▶ [DIRECTIONS FOR THIS TASK] What lines of the data below hold the string "Apply"? Copy each one.

━━ THE DATA

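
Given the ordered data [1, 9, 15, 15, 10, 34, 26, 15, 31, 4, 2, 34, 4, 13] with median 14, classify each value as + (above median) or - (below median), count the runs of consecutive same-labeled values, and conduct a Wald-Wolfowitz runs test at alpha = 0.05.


Step 1: Compute median = 14; label A = above, B = below.
Labels in order: BBAABAAAABBABB  (n_A = 7, n_B = 7)
Step 2: Count runs R = 7.
Step 3: Under H0 (random ordering), E[R] = 2*n_A*n_B/(n_A+n_B) + 1 = 2*7*7/14 + 1 = 8.0000.
        Var[R] = 2*n_A*n_B*(2*n_A*n_B - n_A - n_B) / ((n_A+n_B)^2 * (n_A+n_B-1)) = 8232/2548 = 3.2308.
        SD[R] = 1.7974.
Step 4: Continuity-corrected z = (R + 0.5 - E[R]) / SD[R] = (7 + 0.5 - 8.0000) / 1.7974 = -0.2782.
Step 5: Two-sided p-value via normal approximation = 2*(1 - Phi(|z|)) = 0.780879.
Step 6: alpha = 0.05. fail to reject H0.

R = 7, z = -0.2782, p = 0.780879, fail to reject H0.


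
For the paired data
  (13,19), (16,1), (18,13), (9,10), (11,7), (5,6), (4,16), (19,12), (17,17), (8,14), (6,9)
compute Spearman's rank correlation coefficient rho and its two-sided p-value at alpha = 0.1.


Step 1: Rank x and y separately (midranks; no ties here).
rank(x): 13->7, 16->8, 18->10, 9->5, 11->6, 5->2, 4->1, 19->11, 17->9, 8->4, 6->3
rank(y): 19->11, 1->1, 13->7, 10->5, 7->3, 6->2, 16->9, 12->6, 17->10, 14->8, 9->4
Step 2: d_i = R_x(i) - R_y(i); compute d_i^2.
  (7-11)^2=16, (8-1)^2=49, (10-7)^2=9, (5-5)^2=0, (6-3)^2=9, (2-2)^2=0, (1-9)^2=64, (11-6)^2=25, (9-10)^2=1, (4-8)^2=16, (3-4)^2=1
sum(d^2) = 190.
Step 3: rho = 1 - 6*190 / (11*(11^2 - 1)) = 1 - 1140/1320 = 0.136364.
Step 4: Under H0, t = rho * sqrt((n-2)/(1-rho^2)) = 0.4129 ~ t(9).
Step 5: Two-sided p-value from the t-distribution with 9 df = 0.689309.
Step 6: alpha = 0.1. fail to reject H0.

rho = 0.1364, p = 0.689309, fail to reject H0 at alpha = 0.1.


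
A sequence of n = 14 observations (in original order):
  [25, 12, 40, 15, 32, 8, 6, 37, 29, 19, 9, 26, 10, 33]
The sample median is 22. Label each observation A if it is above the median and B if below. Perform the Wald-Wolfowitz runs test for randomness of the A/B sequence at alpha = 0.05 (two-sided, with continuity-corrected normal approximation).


Step 1: Compute median = 22; label A = above, B = below.
Labels in order: ABABABBAABBABA  (n_A = 7, n_B = 7)
Step 2: Count runs R = 11.
Step 3: Under H0 (random ordering), E[R] = 2*n_A*n_B/(n_A+n_B) + 1 = 2*7*7/14 + 1 = 8.0000.
        Var[R] = 2*n_A*n_B*(2*n_A*n_B - n_A - n_B) / ((n_A+n_B)^2 * (n_A+n_B-1)) = 8232/2548 = 3.2308.
        SD[R] = 1.7974.
Step 4: Continuity-corrected z = (R - 0.5 - E[R]) / SD[R] = (11 - 0.5 - 8.0000) / 1.7974 = 1.3909.
Step 5: Two-sided p-value via normal approximation = 2*(1 - Phi(|z|)) = 0.164264.
Step 6: alpha = 0.05. fail to reject H0.

R = 11, z = 1.3909, p = 0.164264, fail to reject H0.


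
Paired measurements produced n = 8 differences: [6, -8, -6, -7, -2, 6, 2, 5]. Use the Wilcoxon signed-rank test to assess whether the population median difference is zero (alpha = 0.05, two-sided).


Step 1: Drop any zero differences (none here) and take |d_i|.
|d| = [6, 8, 6, 7, 2, 6, 2, 5]
Step 2: Midrank |d_i| (ties get averaged ranks).
ranks: |6|->5, |8|->8, |6|->5, |7|->7, |2|->1.5, |6|->5, |2|->1.5, |5|->3
Step 3: Attach original signs; sum ranks with positive sign and with negative sign.
W+ = 5 + 5 + 1.5 + 3 = 14.5
W- = 8 + 5 + 7 + 1.5 = 21.5
(Check: W+ + W- = 36 should equal n(n+1)/2 = 36.)
Step 4: Test statistic W = min(W+, W-) = 14.5.
Step 5: Ties in |d|, so use the tie-corrected normal approximation.
        E[W] = n(n+1)/4 = 8*9/4 = 18.
        Tie groups: |d|=2 (t=2), |d|=6 (t=3); sum(t^3 - t) = 30.
        Var[W] = n(n+1)(2n+1)/24 - sum(t^3-t)/48 = 1224/24 - 30/48 = 50.375.
        z = (W - E[W]) / sqrt(Var[W]) = (14.5 - 18) / 7.0975 = -0.4931.
        Two-sided p = 2*Phi(z) = 0.621921.
Step 6: alpha = 0.05. fail to reject H0.

W+ = 14.5, W- = 21.5, W = min = 14.5, p = 0.621921, fail to reject H0.


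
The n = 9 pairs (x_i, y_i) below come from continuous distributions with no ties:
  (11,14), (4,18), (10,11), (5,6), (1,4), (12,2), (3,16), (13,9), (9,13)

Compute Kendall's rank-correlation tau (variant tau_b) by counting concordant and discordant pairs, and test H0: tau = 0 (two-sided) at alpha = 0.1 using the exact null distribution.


Step 1: Enumerate the 36 unordered pairs (i,j) with i<j and classify each by sign(x_j-x_i) * sign(y_j-y_i).
  (1,2):dx=-7,dy=+4->D; (1,3):dx=-1,dy=-3->C; (1,4):dx=-6,dy=-8->C; (1,5):dx=-10,dy=-10->C
  (1,6):dx=+1,dy=-12->D; (1,7):dx=-8,dy=+2->D; (1,8):dx=+2,dy=-5->D; (1,9):dx=-2,dy=-1->C
  (2,3):dx=+6,dy=-7->D; (2,4):dx=+1,dy=-12->D; (2,5):dx=-3,dy=-14->C; (2,6):dx=+8,dy=-16->D
  (2,7):dx=-1,dy=-2->C; (2,8):dx=+9,dy=-9->D; (2,9):dx=+5,dy=-5->D; (3,4):dx=-5,dy=-5->C
  (3,5):dx=-9,dy=-7->C; (3,6):dx=+2,dy=-9->D; (3,7):dx=-7,dy=+5->D; (3,8):dx=+3,dy=-2->D
  (3,9):dx=-1,dy=+2->D; (4,5):dx=-4,dy=-2->C; (4,6):dx=+7,dy=-4->D; (4,7):dx=-2,dy=+10->D
  (4,8):dx=+8,dy=+3->C; (4,9):dx=+4,dy=+7->C; (5,6):dx=+11,dy=-2->D; (5,7):dx=+2,dy=+12->C
  (5,8):dx=+12,dy=+5->C; (5,9):dx=+8,dy=+9->C; (6,7):dx=-9,dy=+14->D; (6,8):dx=+1,dy=+7->C
  (6,9):dx=-3,dy=+11->D; (7,8):dx=+10,dy=-7->D; (7,9):dx=+6,dy=-3->D; (8,9):dx=-4,dy=+4->D
Step 2: C = 15, D = 21, total pairs = 36.
Step 3: tau = (C - D)/(n(n-1)/2) = (15 - 21)/36 = -0.166667.
Step 4: Exact two-sided p-value (enumerate n! = 362880 permutations of y under H0): p = 0.612202.
Step 5: alpha = 0.1. fail to reject H0.

tau_b = -0.1667 (C=15, D=21), p = 0.612202, fail to reject H0.


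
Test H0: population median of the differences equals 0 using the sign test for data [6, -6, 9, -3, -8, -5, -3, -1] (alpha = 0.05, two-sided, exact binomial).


Step 1: Discard zero differences. Original n = 8; n_eff = number of nonzero differences = 8.
Nonzero differences (with sign): +6, -6, +9, -3, -8, -5, -3, -1
Step 2: Count signs: positive = 2, negative = 6.
Step 3: Under H0: P(positive) = 0.5, so the number of positives S ~ Bin(8, 0.5).
Step 4: Two-sided exact p-value = sum of Bin(8,0.5) probabilities at or below the observed probability = 0.289062.
Step 5: alpha = 0.05. fail to reject H0.

n_eff = 8, pos = 2, neg = 6, p = 0.289062, fail to reject H0.


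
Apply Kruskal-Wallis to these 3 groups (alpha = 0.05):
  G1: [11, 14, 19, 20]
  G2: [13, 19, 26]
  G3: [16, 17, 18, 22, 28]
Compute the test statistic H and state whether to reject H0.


Step 1: Combine all N = 12 observations and assign midranks.
sorted (value, group, rank): (11,G1,1), (13,G2,2), (14,G1,3), (16,G3,4), (17,G3,5), (18,G3,6), (19,G1,7.5), (19,G2,7.5), (20,G1,9), (22,G3,10), (26,G2,11), (28,G3,12)
Step 2: Sum ranks within each group.
R_1 = 20.5 (n_1 = 4)
R_2 = 20.5 (n_2 = 3)
R_3 = 37 (n_3 = 5)
Step 3: H = 12/(N(N+1)) * sum(R_i^2/n_i) - 3(N+1)
     = 12/(12*13) * (20.5^2/4 + 20.5^2/3 + 37^2/5) - 3*13
     = 0.076923 * 518.946 - 39
     = 0.918910.
Step 4: Ties present; correction factor C = 1 - 6/(12^3 - 12) = 0.996503. Corrected H = 0.918910 / 0.996503 = 0.922135.
Step 5: Under H0, H ~ chi^2(2); p-value = 0.630610.
Step 6: alpha = 0.05. fail to reject H0.

H = 0.9221, df = 2, p = 0.630610, fail to reject H0.


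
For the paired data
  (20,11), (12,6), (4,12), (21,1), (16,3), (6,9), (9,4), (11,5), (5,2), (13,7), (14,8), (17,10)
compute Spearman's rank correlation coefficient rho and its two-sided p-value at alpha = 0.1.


Step 1: Rank x and y separately (midranks; no ties here).
rank(x): 20->11, 12->6, 4->1, 21->12, 16->9, 6->3, 9->4, 11->5, 5->2, 13->7, 14->8, 17->10
rank(y): 11->11, 6->6, 12->12, 1->1, 3->3, 9->9, 4->4, 5->5, 2->2, 7->7, 8->8, 10->10
Step 2: d_i = R_x(i) - R_y(i); compute d_i^2.
  (11-11)^2=0, (6-6)^2=0, (1-12)^2=121, (12-1)^2=121, (9-3)^2=36, (3-9)^2=36, (4-4)^2=0, (5-5)^2=0, (2-2)^2=0, (7-7)^2=0, (8-8)^2=0, (10-10)^2=0
sum(d^2) = 314.
Step 3: rho = 1 - 6*314 / (12*(12^2 - 1)) = 1 - 1884/1716 = -0.097902.
Step 4: Under H0, t = rho * sqrt((n-2)/(1-rho^2)) = -0.3111 ~ t(10).
Step 5: Two-sided p-value from the t-distribution with 10 df = 0.762122.
Step 6: alpha = 0.1. fail to reject H0.

rho = -0.0979, p = 0.762122, fail to reject H0 at alpha = 0.1.


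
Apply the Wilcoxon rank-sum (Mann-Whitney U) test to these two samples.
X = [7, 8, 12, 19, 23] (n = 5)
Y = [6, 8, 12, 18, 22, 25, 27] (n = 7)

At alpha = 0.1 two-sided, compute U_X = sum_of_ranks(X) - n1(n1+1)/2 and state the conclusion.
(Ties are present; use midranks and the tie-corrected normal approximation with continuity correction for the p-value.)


Step 1: Combine and sort all 12 observations; assign midranks.
sorted (value, group): (6,Y), (7,X), (8,X), (8,Y), (12,X), (12,Y), (18,Y), (19,X), (22,Y), (23,X), (25,Y), (27,Y)
ranks: 6->1, 7->2, 8->3.5, 8->3.5, 12->5.5, 12->5.5, 18->7, 19->8, 22->9, 23->10, 25->11, 27->12
Step 2: Rank sum for X: R1 = 2 + 3.5 + 5.5 + 8 + 10 = 29.
Step 3: U_X = R1 - n1(n1+1)/2 = 29 - 5*6/2 = 29 - 15 = 14.
       U_Y = n1*n2 - U_X = 35 - 14 = 21.
Step 4: Ties are present, so use the tie-corrected normal approximation (with continuity correction) for the p-value.
Step 5: p-value = 0.624905; compare to alpha = 0.1. fail to reject H0.

U_X = 14, p = 0.624905, fail to reject H0 at alpha = 0.1.


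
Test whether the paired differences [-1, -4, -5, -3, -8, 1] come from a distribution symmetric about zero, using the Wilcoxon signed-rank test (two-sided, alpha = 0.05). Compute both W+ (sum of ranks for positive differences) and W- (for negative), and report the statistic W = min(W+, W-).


Step 1: Drop any zero differences (none here) and take |d_i|.
|d| = [1, 4, 5, 3, 8, 1]
Step 2: Midrank |d_i| (ties get averaged ranks).
ranks: |1|->1.5, |4|->4, |5|->5, |3|->3, |8|->6, |1|->1.5
Step 3: Attach original signs; sum ranks with positive sign and with negative sign.
W+ = 1.5 = 1.5
W- = 1.5 + 4 + 5 + 3 + 6 = 19.5
(Check: W+ + W- = 21 should equal n(n+1)/2 = 21.)
Step 4: Test statistic W = min(W+, W-) = 1.5.
Step 5: Ties in |d|, so use the tie-corrected normal approximation.
        E[W] = n(n+1)/4 = 6*7/4 = 10.5.
        Tie groups: |d|=1 (t=2); sum(t^3 - t) = 6.
        Var[W] = n(n+1)(2n+1)/24 - sum(t^3-t)/48 = 546/24 - 6/48 = 22.625.
        z = (W - E[W]) / sqrt(Var[W]) = (1.5 - 10.5) / 4.7566 = -1.8921.
        Two-sided p = 2*Phi(z) = 0.058475.
Step 6: alpha = 0.05. fail to reject H0.

W+ = 1.5, W- = 19.5, W = min = 1.5, p = 0.058475, fail to reject H0.


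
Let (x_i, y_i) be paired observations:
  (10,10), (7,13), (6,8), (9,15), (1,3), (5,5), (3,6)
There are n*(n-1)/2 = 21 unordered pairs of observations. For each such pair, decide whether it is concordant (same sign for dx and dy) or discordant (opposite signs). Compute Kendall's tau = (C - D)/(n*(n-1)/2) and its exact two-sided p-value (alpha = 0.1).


Step 1: Enumerate the 21 unordered pairs (i,j) with i<j and classify each by sign(x_j-x_i) * sign(y_j-y_i).
  (1,2):dx=-3,dy=+3->D; (1,3):dx=-4,dy=-2->C; (1,4):dx=-1,dy=+5->D; (1,5):dx=-9,dy=-7->C
  (1,6):dx=-5,dy=-5->C; (1,7):dx=-7,dy=-4->C; (2,3):dx=-1,dy=-5->C; (2,4):dx=+2,dy=+2->C
  (2,5):dx=-6,dy=-10->C; (2,6):dx=-2,dy=-8->C; (2,7):dx=-4,dy=-7->C; (3,4):dx=+3,dy=+7->C
  (3,5):dx=-5,dy=-5->C; (3,6):dx=-1,dy=-3->C; (3,7):dx=-3,dy=-2->C; (4,5):dx=-8,dy=-12->C
  (4,6):dx=-4,dy=-10->C; (4,7):dx=-6,dy=-9->C; (5,6):dx=+4,dy=+2->C; (5,7):dx=+2,dy=+3->C
  (6,7):dx=-2,dy=+1->D
Step 2: C = 18, D = 3, total pairs = 21.
Step 3: tau = (C - D)/(n(n-1)/2) = (18 - 3)/21 = 0.714286.
Step 4: Exact two-sided p-value (enumerate n! = 5040 permutations of y under H0): p = 0.030159.
Step 5: alpha = 0.1. reject H0.

tau_b = 0.7143 (C=18, D=3), p = 0.030159, reject H0.


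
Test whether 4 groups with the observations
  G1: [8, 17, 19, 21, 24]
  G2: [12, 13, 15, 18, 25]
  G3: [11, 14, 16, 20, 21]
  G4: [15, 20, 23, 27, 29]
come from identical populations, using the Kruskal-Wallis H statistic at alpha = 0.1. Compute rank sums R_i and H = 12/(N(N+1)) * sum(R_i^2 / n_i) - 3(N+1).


Step 1: Combine all N = 20 observations and assign midranks.
sorted (value, group, rank): (8,G1,1), (11,G3,2), (12,G2,3), (13,G2,4), (14,G3,5), (15,G2,6.5), (15,G4,6.5), (16,G3,8), (17,G1,9), (18,G2,10), (19,G1,11), (20,G3,12.5), (20,G4,12.5), (21,G1,14.5), (21,G3,14.5), (23,G4,16), (24,G1,17), (25,G2,18), (27,G4,19), (29,G4,20)
Step 2: Sum ranks within each group.
R_1 = 52.5 (n_1 = 5)
R_2 = 41.5 (n_2 = 5)
R_3 = 42 (n_3 = 5)
R_4 = 74 (n_4 = 5)
Step 3: H = 12/(N(N+1)) * sum(R_i^2/n_i) - 3(N+1)
     = 12/(20*21) * (52.5^2/5 + 41.5^2/5 + 42^2/5 + 74^2/5) - 3*21
     = 0.028571 * 2343.7 - 63
     = 3.962857.
Step 4: Ties present; correction factor C = 1 - 18/(20^3 - 20) = 0.997744. Corrected H = 3.962857 / 0.997744 = 3.971816.
Step 5: Under H0, H ~ chi^2(3); p-value = 0.264524.
Step 6: alpha = 0.1. fail to reject H0.

H = 3.9718, df = 3, p = 0.264524, fail to reject H0.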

━━━━

▶ [WRITTEN REPLY]
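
Apply Kruskal-Wallis to these 3 groups (alpha = 0.05):
Apply the Wilcoxon rank-sum (Mann-Whitney U) test to these two samples.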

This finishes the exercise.